**DATA EXTRACTS:**
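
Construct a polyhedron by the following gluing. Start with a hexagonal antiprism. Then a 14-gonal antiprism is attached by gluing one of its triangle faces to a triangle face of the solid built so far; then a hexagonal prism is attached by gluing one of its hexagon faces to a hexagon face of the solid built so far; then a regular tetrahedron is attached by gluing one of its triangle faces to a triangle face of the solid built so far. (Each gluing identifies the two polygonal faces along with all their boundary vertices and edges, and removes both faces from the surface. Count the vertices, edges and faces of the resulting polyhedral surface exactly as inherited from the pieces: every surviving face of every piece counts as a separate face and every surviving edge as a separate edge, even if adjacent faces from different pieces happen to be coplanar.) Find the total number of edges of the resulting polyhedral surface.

A hexagonal antiprism: V=12, E=24, F=14.
Attach a 14-gonal antiprism (V=28, E=56, F=30) along a 3-gon: merge 3 vertices and 3 edges, delete both glued faces → V=37, E=77, F=42.
Attach a hexagonal prism (V=12, E=18, F=8) along a 6-gon: merge 6 vertices and 6 edges, delete both glued faces → V=43, E=89, F=48.
Attach a regular tetrahedron (V=4, E=6, F=4) along a 3-gon: merge 3 vertices and 3 edges, delete both glued faces → V=44, E=92, F=50.
Check: V − E + F = 44 − 92 + 50 = 2.

92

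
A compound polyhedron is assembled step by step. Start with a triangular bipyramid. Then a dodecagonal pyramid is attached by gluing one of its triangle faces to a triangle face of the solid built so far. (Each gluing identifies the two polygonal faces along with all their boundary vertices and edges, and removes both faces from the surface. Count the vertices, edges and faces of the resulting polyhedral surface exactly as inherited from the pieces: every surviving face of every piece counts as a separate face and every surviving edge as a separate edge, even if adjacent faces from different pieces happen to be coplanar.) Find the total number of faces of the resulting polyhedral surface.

A triangular bipyramid: V=5, E=9, F=6.
Attach a dodecagonal pyramid (V=13, E=24, F=13) along a 3-gon: merge 3 vertices and 3 edges, delete both glued faces → V=15, E=30, F=17.
Check: V − E + F = 15 − 30 + 17 = 2.

17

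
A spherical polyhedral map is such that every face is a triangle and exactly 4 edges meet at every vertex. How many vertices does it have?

6

Each face has 3 edges and each edge borders two faces, so 2E = 3F.
Each vertex has degree 4, so 4V = 2E and hence V = 3F/4.
Euler: V − E + F = 2 ⇒ (3F/4) − (3F/2) + F = 2.
Multiply by 8: (6 − 12 + 8)F = 16, i.e. 2F = 16.
So F = 8, E = 3·8/2 = 12, V = 3·8/4 = 6.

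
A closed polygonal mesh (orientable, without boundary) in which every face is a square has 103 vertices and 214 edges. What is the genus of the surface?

3

Every face is a square and each edge borders two faces, so 4F = 2·214, giving F = 107.
χ = V − E + F = 103 − 214 + 107 = -4.
For a closed orientable surface χ = 2 − 2g, so g = (2 − (-4))/2 = 3.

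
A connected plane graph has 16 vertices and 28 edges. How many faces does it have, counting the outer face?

14

Euler's formula for a connected plane graph: V − E + F = 2, so F = 2 − 16 + 28 = 14.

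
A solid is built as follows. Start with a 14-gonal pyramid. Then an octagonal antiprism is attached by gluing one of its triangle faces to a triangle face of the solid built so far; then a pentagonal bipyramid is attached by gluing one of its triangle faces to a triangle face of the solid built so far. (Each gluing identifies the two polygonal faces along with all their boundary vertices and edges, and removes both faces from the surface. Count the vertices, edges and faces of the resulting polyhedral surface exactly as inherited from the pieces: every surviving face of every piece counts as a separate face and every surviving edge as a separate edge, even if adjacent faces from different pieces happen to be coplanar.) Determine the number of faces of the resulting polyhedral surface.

A 14-gonal pyramid: V=15, E=28, F=15.
Attach an octagonal antiprism (V=16, E=32, F=18) along a 3-gon: merge 3 vertices and 3 edges, delete both glued faces → V=28, E=57, F=31.
Attach a pentagonal bipyramid (V=7, E=15, F=10) along a 3-gon: merge 3 vertices and 3 edges, delete both glued faces → V=32, E=69, F=39.
Check: V − E + F = 32 − 69 + 39 = 2.

39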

**THE TASK:** Transcribe the data in full, keeping every detail.

**YOUR RESPONSE:**
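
Construct a polyhedron by the following gluing. Start with a hexagonal antiprism. Then a 14-gonal antiprism is attached by gluing one of its triangle faces to a triangle face of the solid built so far; then a hexagonal prism is attached by gluing one of its hexagon faces to a hexagon face of the solid built so far; then a regular tetrahedron is attached by gluing one of its triangle faces to a triangle face of the solid built so far. (Each gluing identifies the two polygonal faces along with all their boundary vertices and edges, and removes both faces from the surface. Count the vertices, edges and faces of the resulting polyhedral surface exactly as inherited from the pieces: every surviving face of every piece counts as a separate face and every surviving edge as a separate edge, even if adjacent faces from different pieces happen to be coplanar.) Find the total number of edges of the resulting polyhedral surface.

A hexagonal antiprism: V=12, E=24, F=14.
Attach a 14-gonal antiprism (V=28, E=56, F=30) along a 3-gon: merge 3 vertices and 3 edges, delete both glued faces → V=37, E=77, F=42.
Attach a hexagonal prism (V=12, E=18, F=8) along a 6-gon: merge 6 vertices and 6 edges, delete both glued faces → V=43, E=89, F=48.
Attach a regular tetrahedron (V=4, E=6, F=4) along a 3-gon: merge 3 vertices and 3 edges, delete both glued faces → V=44, E=92, F=50.
Check: V − E + F = 44 − 92 + 50 = 2.

92

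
A compound polyhedron is assembled step by step. Start with a triangular bipyramid. Then a dodecagonal pyramid is attached by gluing one of its triangle faces to a triangle face of the solid built so far. (Each gluing identifies the two polygonal faces along with all their boundary vertices and edges, and removes both faces from the surface. Count the vertices, edges and faces of the resulting polyhedral surface exactly as inherited from the pieces: every surviving face of every piece counts as a separate face and every surviving edge as a separate edge, even if adjacent faces from different pieces happen to be coplanar.) Find the total number of faces of the resulting polyhedral surface.

A triangular bipyramid: V=5, E=9, F=6.
Attach a dodecagonal pyramid (V=13, E=24, F=13) along a 3-gon: merge 3 vertices and 3 edges, delete both glued faces → V=15, E=30, F=17.
Check: V − E + F = 15 − 30 + 17 = 2.

17

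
A spherical polyhedral map is such that every face is a triangle and exactly 4 edges meet at every vertex. How many vertices does it have?

6

Each face has 3 edges and each edge borders two faces, so 2E = 3F.
Each vertex has degree 4, so 4V = 2E and hence V = 3F/4.
Euler: V − E + F = 2 ⇒ (3F/4) − (3F/2) + F = 2.
Multiply by 8: (6 − 12 + 8)F = 16, i.e. 2F = 16.
So F = 8, E = 3·8/2 = 12, V = 3·8/4 = 6.

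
A closed polygonal mesh (orientable, without boundary) in which every face is a square has 103 vertices and 214 edges. What is the genus of the surface?

3

Every face is a square and each edge borders two faces, so 4F = 2·214, giving F = 107.
χ = V − E + F = 103 − 214 + 107 = -4.
For a closed orientable surface χ = 2 − 2g, so g = (2 − (-4))/2 = 3.

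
A connected plane graph has 16 vertices and 28 edges. How many faces does it have, counting the outer face?

14

Euler's formula for a connected plane graph: V − E + F = 2, so F = 2 − 16 + 28 = 14.

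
A solid is built as follows. Start with a 14-gonal pyramid. Then an octagonal antiprism is attached by gluing one of its triangle faces to a triangle face of the solid built so far; then a pentagonal bipyramid is attached by gluing one of its triangle faces to a triangle face of the solid built so far. (Each gluing identifies the two polygonal faces along with all their boundary vertices and edges, and removes both faces from the surface. Count the vertices, edges and faces of the resulting polyhedral surface exactly as inherited from the pieces: every surviving face of every piece counts as a separate face and every surviving edge as a separate edge, even if adjacent faces from different pieces happen to be coplanar.) Determine the number of faces of the resulting polyhedral surface.

A 14-gonal pyramid: V=15, E=28, F=15.
Attach an octagonal antiprism (V=16, E=32, F=18) along a 3-gon: merge 3 vertices and 3 edges, delete both glued faces → V=28, E=57, F=31.
Attach a pentagonal bipyramid (V=7, E=15, F=10) along a 3-gon: merge 3 vertices and 3 edges, delete both glued faces → V=32, E=69, F=39.
Check: V − E + F = 32 − 69 + 39 = 2.

39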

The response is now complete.